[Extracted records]
=== Section Start ===
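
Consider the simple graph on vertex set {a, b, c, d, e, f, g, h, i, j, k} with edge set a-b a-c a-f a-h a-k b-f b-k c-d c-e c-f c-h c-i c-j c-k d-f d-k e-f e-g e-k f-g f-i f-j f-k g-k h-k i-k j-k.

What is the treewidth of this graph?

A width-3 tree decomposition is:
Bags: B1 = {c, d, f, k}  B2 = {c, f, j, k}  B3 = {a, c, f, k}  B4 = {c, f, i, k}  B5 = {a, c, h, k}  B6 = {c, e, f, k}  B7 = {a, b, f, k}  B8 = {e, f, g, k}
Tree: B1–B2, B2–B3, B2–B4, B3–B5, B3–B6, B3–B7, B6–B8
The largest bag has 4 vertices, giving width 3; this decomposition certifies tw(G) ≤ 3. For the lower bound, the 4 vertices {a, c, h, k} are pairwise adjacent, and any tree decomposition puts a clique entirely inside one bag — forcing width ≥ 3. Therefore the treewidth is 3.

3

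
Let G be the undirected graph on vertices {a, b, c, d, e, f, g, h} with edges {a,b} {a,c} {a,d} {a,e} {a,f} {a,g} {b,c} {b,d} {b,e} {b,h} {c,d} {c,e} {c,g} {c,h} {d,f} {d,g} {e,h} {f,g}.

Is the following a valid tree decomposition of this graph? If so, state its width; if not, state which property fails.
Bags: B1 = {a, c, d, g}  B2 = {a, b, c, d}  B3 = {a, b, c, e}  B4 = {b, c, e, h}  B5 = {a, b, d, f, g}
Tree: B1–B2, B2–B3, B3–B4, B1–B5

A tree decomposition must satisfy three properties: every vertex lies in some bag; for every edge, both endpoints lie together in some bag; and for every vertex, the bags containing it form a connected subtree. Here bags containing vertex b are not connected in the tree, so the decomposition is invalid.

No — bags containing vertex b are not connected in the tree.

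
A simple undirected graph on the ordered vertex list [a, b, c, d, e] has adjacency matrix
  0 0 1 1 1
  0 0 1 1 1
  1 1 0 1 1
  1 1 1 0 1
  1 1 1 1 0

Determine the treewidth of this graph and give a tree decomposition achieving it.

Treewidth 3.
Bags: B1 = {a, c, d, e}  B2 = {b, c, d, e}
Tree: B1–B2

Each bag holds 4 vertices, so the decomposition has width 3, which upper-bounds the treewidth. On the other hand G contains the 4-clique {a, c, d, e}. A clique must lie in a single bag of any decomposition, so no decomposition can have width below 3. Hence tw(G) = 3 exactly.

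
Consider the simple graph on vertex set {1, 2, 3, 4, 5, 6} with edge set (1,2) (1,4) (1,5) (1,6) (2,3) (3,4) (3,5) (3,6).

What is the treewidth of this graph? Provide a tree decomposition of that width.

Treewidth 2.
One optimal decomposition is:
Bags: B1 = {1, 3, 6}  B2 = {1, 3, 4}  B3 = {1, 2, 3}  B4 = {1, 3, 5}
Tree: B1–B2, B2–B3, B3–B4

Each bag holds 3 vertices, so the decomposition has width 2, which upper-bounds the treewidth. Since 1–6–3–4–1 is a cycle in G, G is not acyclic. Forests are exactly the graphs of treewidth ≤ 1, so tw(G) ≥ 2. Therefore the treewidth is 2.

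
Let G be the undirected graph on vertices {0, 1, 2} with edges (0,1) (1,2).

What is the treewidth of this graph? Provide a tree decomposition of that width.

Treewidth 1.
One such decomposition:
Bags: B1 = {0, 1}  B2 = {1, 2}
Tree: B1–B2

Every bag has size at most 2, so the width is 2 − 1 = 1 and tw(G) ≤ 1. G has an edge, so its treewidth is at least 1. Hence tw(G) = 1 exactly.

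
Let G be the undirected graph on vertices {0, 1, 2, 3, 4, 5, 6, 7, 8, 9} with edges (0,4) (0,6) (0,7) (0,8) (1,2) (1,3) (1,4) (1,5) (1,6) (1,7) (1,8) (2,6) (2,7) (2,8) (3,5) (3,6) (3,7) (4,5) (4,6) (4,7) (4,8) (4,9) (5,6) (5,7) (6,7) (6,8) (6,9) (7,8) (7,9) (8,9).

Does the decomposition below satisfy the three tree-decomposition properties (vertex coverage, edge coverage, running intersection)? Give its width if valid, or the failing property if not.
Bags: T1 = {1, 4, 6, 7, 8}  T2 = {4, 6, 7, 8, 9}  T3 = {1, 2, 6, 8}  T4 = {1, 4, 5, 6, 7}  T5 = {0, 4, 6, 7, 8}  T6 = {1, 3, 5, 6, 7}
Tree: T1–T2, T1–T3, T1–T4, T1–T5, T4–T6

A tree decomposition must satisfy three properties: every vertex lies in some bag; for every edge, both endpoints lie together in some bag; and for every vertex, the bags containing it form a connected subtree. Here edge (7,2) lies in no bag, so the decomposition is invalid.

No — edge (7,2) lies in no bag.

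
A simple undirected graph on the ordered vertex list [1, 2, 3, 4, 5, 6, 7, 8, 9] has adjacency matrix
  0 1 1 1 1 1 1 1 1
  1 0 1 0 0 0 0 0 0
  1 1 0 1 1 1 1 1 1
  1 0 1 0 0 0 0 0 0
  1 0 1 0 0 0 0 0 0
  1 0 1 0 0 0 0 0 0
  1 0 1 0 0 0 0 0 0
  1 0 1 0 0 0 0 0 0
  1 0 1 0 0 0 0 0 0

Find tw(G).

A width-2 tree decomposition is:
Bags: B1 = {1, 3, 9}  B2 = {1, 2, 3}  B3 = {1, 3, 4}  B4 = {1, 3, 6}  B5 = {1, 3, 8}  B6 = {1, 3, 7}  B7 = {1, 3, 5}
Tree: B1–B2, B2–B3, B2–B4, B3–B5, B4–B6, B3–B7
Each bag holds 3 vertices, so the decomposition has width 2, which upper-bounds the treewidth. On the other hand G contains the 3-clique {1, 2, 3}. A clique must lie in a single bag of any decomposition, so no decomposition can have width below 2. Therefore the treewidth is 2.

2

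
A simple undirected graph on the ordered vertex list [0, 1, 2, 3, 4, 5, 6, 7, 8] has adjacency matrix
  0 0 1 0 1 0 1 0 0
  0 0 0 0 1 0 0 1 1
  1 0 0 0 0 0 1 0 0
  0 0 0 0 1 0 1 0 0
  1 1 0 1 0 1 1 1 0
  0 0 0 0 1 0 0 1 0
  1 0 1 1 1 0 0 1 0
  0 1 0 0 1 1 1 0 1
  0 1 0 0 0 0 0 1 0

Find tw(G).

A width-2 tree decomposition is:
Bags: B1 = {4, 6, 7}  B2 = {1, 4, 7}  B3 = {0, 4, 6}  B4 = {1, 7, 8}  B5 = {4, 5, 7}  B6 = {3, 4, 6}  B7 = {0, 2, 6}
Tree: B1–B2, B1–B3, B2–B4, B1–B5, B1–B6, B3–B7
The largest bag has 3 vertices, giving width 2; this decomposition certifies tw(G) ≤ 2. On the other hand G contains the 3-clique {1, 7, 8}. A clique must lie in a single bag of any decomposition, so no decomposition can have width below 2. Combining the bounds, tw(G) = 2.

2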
=== Section End ===
=== Section Start ===
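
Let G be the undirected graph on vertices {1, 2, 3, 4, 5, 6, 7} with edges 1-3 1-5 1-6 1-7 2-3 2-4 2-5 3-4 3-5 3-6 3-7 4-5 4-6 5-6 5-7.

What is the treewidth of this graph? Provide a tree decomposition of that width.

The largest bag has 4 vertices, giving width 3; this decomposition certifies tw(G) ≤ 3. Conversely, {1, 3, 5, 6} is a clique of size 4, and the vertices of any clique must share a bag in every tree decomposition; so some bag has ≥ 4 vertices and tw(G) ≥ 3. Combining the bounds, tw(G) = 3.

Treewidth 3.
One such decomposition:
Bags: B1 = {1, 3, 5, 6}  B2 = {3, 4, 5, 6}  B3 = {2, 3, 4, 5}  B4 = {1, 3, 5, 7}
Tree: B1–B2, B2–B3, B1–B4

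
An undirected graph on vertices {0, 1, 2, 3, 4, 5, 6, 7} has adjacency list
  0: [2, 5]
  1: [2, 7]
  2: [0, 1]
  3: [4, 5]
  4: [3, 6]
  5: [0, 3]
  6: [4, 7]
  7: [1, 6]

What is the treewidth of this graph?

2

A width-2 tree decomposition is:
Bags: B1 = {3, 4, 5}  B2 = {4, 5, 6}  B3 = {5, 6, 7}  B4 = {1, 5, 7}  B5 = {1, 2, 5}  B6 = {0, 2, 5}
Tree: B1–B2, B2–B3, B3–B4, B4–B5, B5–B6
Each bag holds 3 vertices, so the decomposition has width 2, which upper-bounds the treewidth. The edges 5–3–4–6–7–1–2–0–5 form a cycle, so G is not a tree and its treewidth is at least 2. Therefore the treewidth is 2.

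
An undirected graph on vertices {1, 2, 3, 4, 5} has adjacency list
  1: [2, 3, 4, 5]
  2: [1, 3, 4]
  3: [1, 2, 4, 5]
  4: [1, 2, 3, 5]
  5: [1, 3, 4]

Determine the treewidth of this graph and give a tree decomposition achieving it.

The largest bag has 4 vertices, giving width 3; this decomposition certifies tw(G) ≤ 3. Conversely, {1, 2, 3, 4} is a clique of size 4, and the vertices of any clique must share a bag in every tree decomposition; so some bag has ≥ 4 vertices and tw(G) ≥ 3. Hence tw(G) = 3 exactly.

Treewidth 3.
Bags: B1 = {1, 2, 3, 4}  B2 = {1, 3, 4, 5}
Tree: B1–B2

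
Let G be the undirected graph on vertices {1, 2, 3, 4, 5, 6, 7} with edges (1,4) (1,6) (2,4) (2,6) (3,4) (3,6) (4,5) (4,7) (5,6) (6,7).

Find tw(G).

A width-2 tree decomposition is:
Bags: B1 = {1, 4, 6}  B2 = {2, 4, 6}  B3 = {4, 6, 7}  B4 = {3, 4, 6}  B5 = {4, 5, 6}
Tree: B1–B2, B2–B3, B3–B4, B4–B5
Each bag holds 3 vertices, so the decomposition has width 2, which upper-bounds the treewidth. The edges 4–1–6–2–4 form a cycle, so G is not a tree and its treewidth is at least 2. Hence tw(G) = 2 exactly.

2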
=== Section End ===
=== Section Start ===
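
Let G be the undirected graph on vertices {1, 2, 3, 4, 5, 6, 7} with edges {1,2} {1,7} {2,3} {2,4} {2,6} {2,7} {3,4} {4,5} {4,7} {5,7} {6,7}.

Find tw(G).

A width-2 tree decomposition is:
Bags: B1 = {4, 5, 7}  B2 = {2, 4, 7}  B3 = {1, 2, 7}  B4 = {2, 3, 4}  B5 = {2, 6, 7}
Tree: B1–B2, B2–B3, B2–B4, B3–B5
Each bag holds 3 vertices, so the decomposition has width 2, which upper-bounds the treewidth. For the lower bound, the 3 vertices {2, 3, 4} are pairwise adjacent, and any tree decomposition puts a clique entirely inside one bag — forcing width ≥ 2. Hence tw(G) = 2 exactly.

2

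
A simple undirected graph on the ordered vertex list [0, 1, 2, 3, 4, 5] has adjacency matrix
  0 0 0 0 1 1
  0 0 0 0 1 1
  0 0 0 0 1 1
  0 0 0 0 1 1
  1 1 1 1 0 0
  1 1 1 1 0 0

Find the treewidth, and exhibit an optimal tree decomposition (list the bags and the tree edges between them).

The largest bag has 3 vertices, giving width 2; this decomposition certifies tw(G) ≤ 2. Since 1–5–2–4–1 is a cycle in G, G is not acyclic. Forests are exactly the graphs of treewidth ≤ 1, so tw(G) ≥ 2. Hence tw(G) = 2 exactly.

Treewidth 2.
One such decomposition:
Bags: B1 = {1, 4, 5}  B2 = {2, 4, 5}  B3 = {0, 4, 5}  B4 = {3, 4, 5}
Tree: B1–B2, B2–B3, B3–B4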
=== Section End ===
WHAT IS REQUIRED →
Filter the records down to the lines that contain the string "property", and copy those lines.

ANSWER BELOW →
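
Is the following a valid tree decomposition of this graph? If so, state its width; if not, state which property fails.
Does the decomposition below satisfy the three tree-decomposition properties (vertex coverage, edge coverage, running intersection)? Give its width if valid, or the failing property if not.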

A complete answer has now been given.